** Opening GIVEN INFORMATION block **

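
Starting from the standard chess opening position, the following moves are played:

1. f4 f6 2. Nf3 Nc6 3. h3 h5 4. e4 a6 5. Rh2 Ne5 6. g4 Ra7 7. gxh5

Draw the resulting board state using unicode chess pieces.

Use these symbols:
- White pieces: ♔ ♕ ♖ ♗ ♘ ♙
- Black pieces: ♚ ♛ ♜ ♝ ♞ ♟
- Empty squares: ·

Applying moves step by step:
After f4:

♜ ♞ ♝ ♛ ♚ ♝ ♞ ♜
♟ ♟ ♟ ♟ ♟ ♟ ♟ ♟
· · · · · · · ·
· · · · · · · ·
· · · · · ♙ · ·
· · · · · · · ·
♙ ♙ ♙ ♙ ♙ · ♙ ♙
♖ ♘ ♗ ♕ ♔ ♗ ♘ ♖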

** Closing GIVEN INFORMATION block **

Set down each entry again, exactly as written.

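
Starting from the standard chess opening position, the following moves are played:

1. f4 f6 2. Nf3 Nc6 3. h3 h5 4. e4 a6 5. Rh2 Ne5 6. g4 Ra7 7. gxh5

Draw the resulting board state using unicode chess pieces.

Use these symbols:
- White pieces: ♔ ♕ ♖ ♗ ♘ ♙
- Black pieces: ♚ ♛ ♜ ♝ ♞ ♟
- Empty squares: ·

Applying moves step by step:
After f4:

♜ ♞ ♝ ♛ ♚ ♝ ♞ ♜
♟ ♟ ♟ ♟ ♟ ♟ ♟ ♟
· · · · · · · ·
· · · · · · · ·
· · · · · ♙ · ·
· · · · · · · ·
♙ ♙ ♙ ♙ ♙ · ♙ ♙
♖ ♘ ♗ ♕ ♔ ♗ ♘ ♖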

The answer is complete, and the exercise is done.